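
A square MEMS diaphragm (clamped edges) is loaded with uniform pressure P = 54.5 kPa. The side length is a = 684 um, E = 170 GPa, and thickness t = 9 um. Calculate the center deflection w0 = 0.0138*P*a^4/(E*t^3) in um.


Step 1: Convert pressure to compatible units (E is in GPa, so P in GPa).
P = 54.5 kPa = 54.5e-6 GPa
Step 2: Compute numerator: 0.0138 * P * a^4.
a^4 = 684^4 = 218889236736
numerator = 0.0138 * 54.5e-6 * 218889236736 = 1.646266e+05
Step 3: Compute denominator: E * t^3 = 170 * 9^3 = 123930
Step 4: w0 = numerator / denominator = 1.646266e+05 / 123930 = 1.3284 um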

○ ○ ○ ○ ○

» EXERCISE DETAILS
Print the full listing again, word for word.

» OUTPUT OF THE EXERCISE
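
A square MEMS diaphragm (clamped edges) is loaded with uniform pressure P = 54.5 kPa. The side length is a = 684 um, E = 170 GPa, and thickness t = 9 um. Calculate the center deflection w0 = 0.0138*P*a^4/(E*t^3) in um.


Step 1: Convert pressure to compatible units (E is in GPa, so P in GPa).
P = 54.5 kPa = 54.5e-6 GPa
Step 2: Compute numerator: 0.0138 * P * a^4.
a^4 = 684^4 = 218889236736
numerator = 0.0138 * 54.5e-6 * 218889236736 = 1.646266e+05
Step 3: Compute denominator: E * t^3 = 170 * 9^3 = 123930
Step 4: w0 = numerator / denominator = 1.646266e+05 / 123930 = 1.3284 um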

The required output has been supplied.